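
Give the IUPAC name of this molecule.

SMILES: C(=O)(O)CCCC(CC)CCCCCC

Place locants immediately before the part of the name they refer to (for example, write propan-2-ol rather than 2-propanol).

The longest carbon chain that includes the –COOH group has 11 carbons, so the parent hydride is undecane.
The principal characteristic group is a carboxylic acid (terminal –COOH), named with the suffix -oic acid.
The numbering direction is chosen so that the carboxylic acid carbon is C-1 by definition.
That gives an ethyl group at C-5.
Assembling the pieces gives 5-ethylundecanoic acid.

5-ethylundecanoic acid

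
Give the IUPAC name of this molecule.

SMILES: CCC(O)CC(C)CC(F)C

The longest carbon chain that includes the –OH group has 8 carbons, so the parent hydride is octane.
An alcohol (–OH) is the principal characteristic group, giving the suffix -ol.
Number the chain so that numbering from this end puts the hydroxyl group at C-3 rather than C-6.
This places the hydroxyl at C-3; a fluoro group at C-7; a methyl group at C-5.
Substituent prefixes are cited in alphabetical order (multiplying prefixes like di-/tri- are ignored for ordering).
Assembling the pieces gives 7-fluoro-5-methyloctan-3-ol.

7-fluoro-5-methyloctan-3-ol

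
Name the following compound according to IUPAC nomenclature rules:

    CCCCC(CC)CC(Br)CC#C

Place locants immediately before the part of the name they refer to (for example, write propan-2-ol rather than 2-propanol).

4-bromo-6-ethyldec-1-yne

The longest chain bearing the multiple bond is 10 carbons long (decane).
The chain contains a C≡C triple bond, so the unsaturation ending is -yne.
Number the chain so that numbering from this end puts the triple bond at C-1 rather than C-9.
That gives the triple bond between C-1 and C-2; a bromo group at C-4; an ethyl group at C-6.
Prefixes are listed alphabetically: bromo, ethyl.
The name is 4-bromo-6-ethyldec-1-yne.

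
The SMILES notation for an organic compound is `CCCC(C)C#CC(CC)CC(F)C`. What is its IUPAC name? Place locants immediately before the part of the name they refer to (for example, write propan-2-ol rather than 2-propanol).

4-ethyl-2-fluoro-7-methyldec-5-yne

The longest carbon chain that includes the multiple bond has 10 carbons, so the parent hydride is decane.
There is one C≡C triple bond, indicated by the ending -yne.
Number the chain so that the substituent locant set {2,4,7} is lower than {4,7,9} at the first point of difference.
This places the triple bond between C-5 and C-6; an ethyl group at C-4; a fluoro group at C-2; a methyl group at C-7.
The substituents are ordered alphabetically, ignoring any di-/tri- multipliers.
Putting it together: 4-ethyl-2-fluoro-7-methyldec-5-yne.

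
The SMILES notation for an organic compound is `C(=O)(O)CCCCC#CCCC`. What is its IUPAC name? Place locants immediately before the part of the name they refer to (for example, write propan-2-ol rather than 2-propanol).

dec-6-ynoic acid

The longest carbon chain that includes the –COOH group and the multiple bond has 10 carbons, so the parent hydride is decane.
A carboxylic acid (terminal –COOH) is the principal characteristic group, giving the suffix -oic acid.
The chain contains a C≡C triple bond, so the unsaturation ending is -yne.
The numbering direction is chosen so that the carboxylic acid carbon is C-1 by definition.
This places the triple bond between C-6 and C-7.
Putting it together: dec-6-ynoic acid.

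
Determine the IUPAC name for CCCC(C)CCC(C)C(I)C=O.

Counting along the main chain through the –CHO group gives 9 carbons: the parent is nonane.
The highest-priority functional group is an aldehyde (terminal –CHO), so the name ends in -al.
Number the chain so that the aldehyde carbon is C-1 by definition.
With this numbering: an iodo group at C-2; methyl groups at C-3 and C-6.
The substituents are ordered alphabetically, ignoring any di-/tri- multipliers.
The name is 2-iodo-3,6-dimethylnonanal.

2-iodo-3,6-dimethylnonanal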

———

**REQUIRED ACTION:**
In the reply, include exactly the lines from the beginning of the entries above through the line holding "CCCCC(CC)CC(Br)CC#C", and nothing besides.

**RESULT OF THE EXERCISE:**
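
Give the IUPAC name of this molecule.

SMILES: C(=O)(O)CCCC(CC)CCCCCC

Place locants immediately before the part of the name they refer to (for example, write propan-2-ol rather than 2-propanol).

The longest carbon chain that includes the –COOH group has 11 carbons, so the parent hydride is undecane.
The principal characteristic group is a carboxylic acid (terminal –COOH), named with the suffix -oic acid.
The numbering direction is chosen so that the carboxylic acid carbon is C-1 by definition.
That gives an ethyl group at C-5.
Assembling the pieces gives 5-ethylundecanoic acid.

5-ethylundecanoic acid

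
Give the IUPAC name of this molecule.

SMILES: CCC(O)CC(C)CC(F)C

The longest carbon chain that includes the –OH group has 8 carbons, so the parent hydride is octane.
An alcohol (–OH) is the principal characteristic group, giving the suffix -ol.
Number the chain so that numbering from this end puts the hydroxyl group at C-3 rather than C-6.
This places the hydroxyl at C-3; a fluoro group at C-7; a methyl group at C-5.
Substituent prefixes are cited in alphabetical order (multiplying prefixes like di-/tri- are ignored for ordering).
Assembling the pieces gives 7-fluoro-5-methyloctan-3-ol.

7-fluoro-5-methyloctan-3-ol

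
Name the following compound according to IUPAC nomenclature rules:

    CCCCC(CC)CC(Br)CC#C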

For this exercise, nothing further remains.